BEGIN Records to process
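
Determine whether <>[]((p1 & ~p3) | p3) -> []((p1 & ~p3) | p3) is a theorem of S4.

Tableau for the negation ~(<>[]((p1 & ~p3) | p3) -> []((p1 & ~p3) | p3)):
1. ~(<>[]((p1 & ~p3) | p3) -> []((p1 & ~p3) | p3)), w0
2. <>[]((p1 & ~p3) | p3), w0
3. ~[]((p1 & ~p3) | p3), w0
4. []((p1 & ~p3) | p3), w1
5. (p1 & ~p3) | p3, w1
6. p3, w1
7. ~((p1 & ~p3) | p3), w2
8. ~(p1 & ~p3), w2
9. ~p3, w2
10. ~p1, w2
Accessibility: w0Rw0, w0Rw1, w0Rw2, w1Rw1, w2Rw2
The negation has an open branch (countermodel exists).

Not valid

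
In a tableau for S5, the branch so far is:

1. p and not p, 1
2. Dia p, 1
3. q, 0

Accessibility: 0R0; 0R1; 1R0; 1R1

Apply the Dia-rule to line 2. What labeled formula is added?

a fresh world 2 with 1R2, and p at 2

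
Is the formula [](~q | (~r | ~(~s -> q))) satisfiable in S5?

1. [](~q | (~r | ~(~s -> q))), 0
2. ~q | (~r | ~(~s -> q)), 0   [[]-rule on 1 via 0R0]
3. ~r | ~(~s -> q), 0   [|-rule on 2 (branches; this branch)]
4. ~(~s -> q), 0   [|-rule on 3 (branches; this branch)]
5. ~s, 0   [~->-rule on 4]
6. ~q, 0   [~->-rule on 4]
Accessibility: 0R0

Yes, satisfiable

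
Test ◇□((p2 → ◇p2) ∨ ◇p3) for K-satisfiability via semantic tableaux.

Yes, satisfiable

1. ◇□((p2 → ◇p2) ∨ ◇p3), 0
2. □((p2 → ◇p2) ∨ ◇p3), 1
Accessibility: 0R1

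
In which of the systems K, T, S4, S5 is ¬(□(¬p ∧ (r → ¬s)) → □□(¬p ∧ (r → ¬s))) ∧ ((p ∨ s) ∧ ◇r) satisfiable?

S4-tableau for the formula:
1. ¬(□(¬p ∧ (r → ¬s)) → □□(¬p ∧ (r → ¬s))) ∧ ((p ∨ s) ∧ ◇r), u
2. ¬(□(¬p ∧ (r → ¬s)) → □□(¬p ∧ (r → ¬s))), u   [∧-rule on 1]
3. (p ∨ s) ∧ ◇r, u   [∧-rule on 1]
4. □(¬p ∧ (r → ¬s)), u   [¬→-rule on 2]
5. ¬□□(¬p ∧ (r → ¬s)), u   [¬→-rule on 2]
6. p ∨ s, u   [∧-rule on 3]
7. ◇r, u   [∧-rule on 3]
8. ¬p ∧ (r → ¬s), u   [□-rule on 4 via uRu]
9. ¬p, u   [∧-rule on 8]
10. r → ¬s, u   [∧-rule on 8]
11. s, u   [∨-rule on 6 (branches; this branch)]
12. ¬r, u   [→-rule on 10 (branches; this branch)]
13. ¬□(¬p ∧ (r → ¬s)), v   [¬□-rule on 5: fresh world v, uRv]
14. ¬p ∧ (r → ¬s), v   [□-rule on 4 via uRv]
15. ¬p, v   [∧-rule on 14]
16. r → ¬s, v   [∧-rule on 14]
17. ¬s, v   [→-rule on 16 (branches; this branch)]
18. r, w   [◇-rule on 7: fresh world w, uRw]
19. ¬p ∧ (r → ¬s), w   [□-rule on 4 via uRw]
20. ¬p, w   [∧-rule on 19]
21. r → ¬s, w   [∧-rule on 19]
22. ¬s, w   [→-rule on 21 (branches; this branch)]
23. ¬(¬p ∧ (r → ¬s)), x   [¬□-rule on 13: fresh world x, vRx]
24. ¬p ∧ (r → ¬s), x   [□-rule on 4 via uRx]
25. ¬p, x   [∧-rule on 24]
26. r → ¬s, x   [∧-rule on 24]
27. ¬(r → ¬s), x   [¬∧-rule on 23 (branches; this branch)]
28. r, x   [¬→-rule on 27]
29. s, x   [¬→-rule on 27]
30. ¬s, x   [→-rule on 26 (branches; this branch)]
Accessibility: uRu, uRv, uRw, uRx, vRv, vRx, wRw, xRx
Branch closes: s and ¬s both at x.
Every branch closes (one shown): unsatisfiable in S4, hence also in S5 (every S5-frame is an S4-frame).
T-tableau for the formula:
1. ¬(□(¬p ∧ (r → ¬s)) → □□(¬p ∧ (r → ¬s))) ∧ ((p ∨ s) ∧ ◇r), u
2. ¬(□(¬p ∧ (r → ¬s)) → □□(¬p ∧ (r → ¬s))), u   [∧-rule on 1]
3. (p ∨ s) ∧ ◇r, u   [∧-rule on 1]
4. □(¬p ∧ (r → ¬s)), u   [¬→-rule on 2]
5. ¬□□(¬p ∧ (r → ¬s)), u   [¬→-rule on 2]
6. p ∨ s, u   [∧-rule on 3]
7. ◇r, u   [∧-rule on 3]
8. ¬p ∧ (r → ¬s), u   [□-rule on 4 via uRu]
9. ¬p, u   [∧-rule on 8]
10. r → ¬s, u   [∧-rule on 8]
11. s, u   [∨-rule on 6 (branches; this branch)]
12. ¬r, u   [→-rule on 10 (branches; this branch)]
13. ¬□(¬p ∧ (r → ¬s)), v   [¬□-rule on 5: fresh world v, uRv]
14. ¬p ∧ (r → ¬s), v   [□-rule on 4 via uRv]
15. ¬p, v   [∧-rule on 14]
16. r → ¬s, v   [∧-rule on 14]
17. ¬s, v   [→-rule on 16 (branches; this branch)]
18. r, w   [◇-rule on 7: fresh world w, uRw]
19. ¬p ∧ (r → ¬s), w   [□-rule on 4 via uRw]
20. ¬p, w   [∧-rule on 19]
21. r → ¬s, w   [∧-rule on 19]
22. ¬s, w   [→-rule on 21 (branches; this branch)]
23. ¬(¬p ∧ (r → ¬s)), x   [¬□-rule on 13: fresh world x, vRx]
24. ¬(r → ¬s), x   [¬∧-rule on 23 (branches; this branch)]
25. r, x   [¬→-rule on 24]
26. s, x   [¬→-rule on 24]
Accessibility: uRu, uRv, uRw, vRv, vRx, wRw, xRx
Complete open branch: satisfiable in T, hence also in K (this T-model is also a K-model).

K, T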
END Records to process
▸ **Work item**
Copy out every record exactly.

▸ **Task response**
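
Determine whether <>[]((p1 & ~p3) | p3) -> []((p1 & ~p3) | p3) is a theorem of S4.

Tableau for the negation ~(<>[]((p1 & ~p3) | p3) -> []((p1 & ~p3) | p3)):
1. ~(<>[]((p1 & ~p3) | p3) -> []((p1 & ~p3) | p3)), w0
2. <>[]((p1 & ~p3) | p3), w0
3. ~[]((p1 & ~p3) | p3), w0
4. []((p1 & ~p3) | p3), w1
5. (p1 & ~p3) | p3, w1
6. p3, w1
7. ~((p1 & ~p3) | p3), w2
8. ~(p1 & ~p3), w2
9. ~p3, w2
10. ~p1, w2
Accessibility: w0Rw0, w0Rw1, w0Rw2, w1Rw1, w2Rw2
The negation has an open branch (countermodel exists).

Not valid

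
In a tableau for S5, the branch so far is:

1. p and not p, 1
2. Dia p, 1
3. q, 0

Accessibility: 0R0; 0R1; 1R0; 1R1

Apply the Dia-rule to line 2. What labeled formula is added?

a fresh world 2 with 1R2, and p at 2

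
Is the formula [](~q | (~r | ~(~s -> q))) satisfiable in S5?

1. [](~q | (~r | ~(~s -> q))), 0
2. ~q | (~r | ~(~s -> q)), 0   [[]-rule on 1 via 0R0]
3. ~r | ~(~s -> q), 0   [|-rule on 2 (branches; this branch)]
4. ~(~s -> q), 0   [|-rule on 3 (branches; this branch)]
5. ~s, 0   [~->-rule on 4]
6. ~q, 0   [~->-rule on 4]
Accessibility: 0R0

Yes, satisfiable

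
Test ◇□((p2 → ◇p2) ∨ ◇p3) for K-satisfiability via semantic tableaux.

Yes, satisfiable

1. ◇□((p2 → ◇p2) ∨ ◇p3), 0
2. □((p2 → ◇p2) ∨ ◇p3), 1
Accessibility: 0R1

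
In which of the systems K, T, S4, S5 is ¬(□(¬p ∧ (r → ¬s)) → □□(¬p ∧ (r → ¬s))) ∧ ((p ∨ s) ∧ ◇r) satisfiable?

S4-tableau for the formula:
1. ¬(□(¬p ∧ (r → ¬s)) → □□(¬p ∧ (r → ¬s))) ∧ ((p ∨ s) ∧ ◇r), u
2. ¬(□(¬p ∧ (r → ¬s)) → □□(¬p ∧ (r → ¬s))), u   [∧-rule on 1]
3. (p ∨ s) ∧ ◇r, u   [∧-rule on 1]
4. □(¬p ∧ (r → ¬s)), u   [¬→-rule on 2]
5. ¬□□(¬p ∧ (r → ¬s)), u   [¬→-rule on 2]
6. p ∨ s, u   [∧-rule on 3]
7. ◇r, u   [∧-rule on 3]
8. ¬p ∧ (r → ¬s), u   [□-rule on 4 via uRu]
9. ¬p, u   [∧-rule on 8]
10. r → ¬s, u   [∧-rule on 8]
11. s, u   [∨-rule on 6 (branches; this branch)]
12. ¬r, u   [→-rule on 10 (branches; this branch)]
13. ¬□(¬p ∧ (r → ¬s)), v   [¬□-rule on 5: fresh world v, uRv]
14. ¬p ∧ (r → ¬s), v   [□-rule on 4 via uRv]
15. ¬p, v   [∧-rule on 14]
16. r → ¬s, v   [∧-rule on 14]
17. ¬s, v   [→-rule on 16 (branches; this branch)]
18. r, w   [◇-rule on 7: fresh world w, uRw]
19. ¬p ∧ (r → ¬s), w   [□-rule on 4 via uRw]
20. ¬p, w   [∧-rule on 19]
21. r → ¬s, w   [∧-rule on 19]
22. ¬s, w   [→-rule on 21 (branches; this branch)]
23. ¬(¬p ∧ (r → ¬s)), x   [¬□-rule on 13: fresh world x, vRx]
24. ¬p ∧ (r → ¬s), x   [□-rule on 4 via uRx]
25. ¬p, x   [∧-rule on 24]
26. r → ¬s, x   [∧-rule on 24]
27. ¬(r → ¬s), x   [¬∧-rule on 23 (branches; this branch)]
28. r, x   [¬→-rule on 27]
29. s, x   [¬→-rule on 27]
30. ¬s, x   [→-rule on 26 (branches; this branch)]
Accessibility: uRu, uRv, uRw, uRx, vRv, vRx, wRw, xRx
Branch closes: s and ¬s both at x.
Every branch closes (one shown): unsatisfiable in S4, hence also in S5 (every S5-frame is an S4-frame).
T-tableau for the formula:
1. ¬(□(¬p ∧ (r → ¬s)) → □□(¬p ∧ (r → ¬s))) ∧ ((p ∨ s) ∧ ◇r), u
2. ¬(□(¬p ∧ (r → ¬s)) → □□(¬p ∧ (r → ¬s))), u   [∧-rule on 1]
3. (p ∨ s) ∧ ◇r, u   [∧-rule on 1]
4. □(¬p ∧ (r → ¬s)), u   [¬→-rule on 2]
5. ¬□□(¬p ∧ (r → ¬s)), u   [¬→-rule on 2]
6. p ∨ s, u   [∧-rule on 3]
7. ◇r, u   [∧-rule on 3]
8. ¬p ∧ (r → ¬s), u   [□-rule on 4 via uRu]
9. ¬p, u   [∧-rule on 8]
10. r → ¬s, u   [∧-rule on 8]
11. s, u   [∨-rule on 6 (branches; this branch)]
12. ¬r, u   [→-rule on 10 (branches; this branch)]
13. ¬□(¬p ∧ (r → ¬s)), v   [¬□-rule on 5: fresh world v, uRv]
14. ¬p ∧ (r → ¬s), v   [□-rule on 4 via uRv]
15. ¬p, v   [∧-rule on 14]
16. r → ¬s, v   [∧-rule on 14]
17. ¬s, v   [→-rule on 16 (branches; this branch)]
18. r, w   [◇-rule on 7: fresh world w, uRw]
19. ¬p ∧ (r → ¬s), w   [□-rule on 4 via uRw]
20. ¬p, w   [∧-rule on 19]
21. r → ¬s, w   [∧-rule on 19]
22. ¬s, w   [→-rule on 21 (branches; this branch)]
23. ¬(¬p ∧ (r → ¬s)), x   [¬□-rule on 13: fresh world x, vRx]
24. ¬(r → ¬s), x   [¬∧-rule on 23 (branches; this branch)]
25. r, x   [¬→-rule on 24]
26. s, x   [¬→-rule on 24]
Accessibility: uRu, uRv, uRw, vRv, vRx, wRw, xRx
Complete open branch: satisfiable in T, hence also in K (this T-model is also a K-model).

K, T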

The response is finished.